AIM OF THE TASK: Nothing but the lines from the one containing "In a random" through the end of the data should be output, each reproduced exactly.

[Saved data entries]
------------------------------
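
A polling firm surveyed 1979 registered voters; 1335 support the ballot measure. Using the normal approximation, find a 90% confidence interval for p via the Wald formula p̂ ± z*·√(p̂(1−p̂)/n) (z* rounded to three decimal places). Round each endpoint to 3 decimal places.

(0.657, 0.692)

Sample proportion p̂ = 1335/1979 = 0.67458.
Standard error of p̂: √(0.219521/1979) = √0.000110925 = 0.010532.
For 90% confidence, z* = 1.645.
Margin of error: 1.645 × 0.010532 = 0.01733.
CI: 0.67458 ± 0.01733 = (0.657, 0.692).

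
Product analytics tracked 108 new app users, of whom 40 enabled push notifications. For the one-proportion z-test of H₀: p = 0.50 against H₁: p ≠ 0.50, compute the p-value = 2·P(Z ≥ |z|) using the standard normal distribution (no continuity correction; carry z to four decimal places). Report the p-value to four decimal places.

Sample proportion p̂ = 40/108 = 0.37037.
SE₀ = √(0.50·0.50/108) = 0.048113.
Test statistic (full precision, shown to 4 dp): z = (40/108 − 0.50)/SE₀ ≈ -2.6943.
From the standard normal, 2·P(Z ≥ |z|) = 0.0071.

p-value = 0.0071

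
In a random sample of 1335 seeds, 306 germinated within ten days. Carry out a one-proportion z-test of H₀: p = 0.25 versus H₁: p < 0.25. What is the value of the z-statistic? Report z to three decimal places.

z = -1.754

The sample proportion is 306/1335 = 0.22921.
Null standard error: √(0.25·0.75/1335) = √0.000140449 = 0.011851.
Test statistic: z = -0.02079/0.011851 = -1.754.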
------------------------------
RESULT FOR THIS EXERCISE:
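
In a random sample of 1335 seeds, 306 germinated within ten days. Carry out a one-proportion z-test of H₀: p = 0.25 versus H₁: p < 0.25. What is the value of the z-statistic? Report z to three decimal places.

z = -1.754

The sample proportion is 306/1335 = 0.22921.
Null standard error: √(0.25·0.75/1335) = √0.000140449 = 0.011851.
Test statistic: z = -0.02079/0.011851 = -1.754.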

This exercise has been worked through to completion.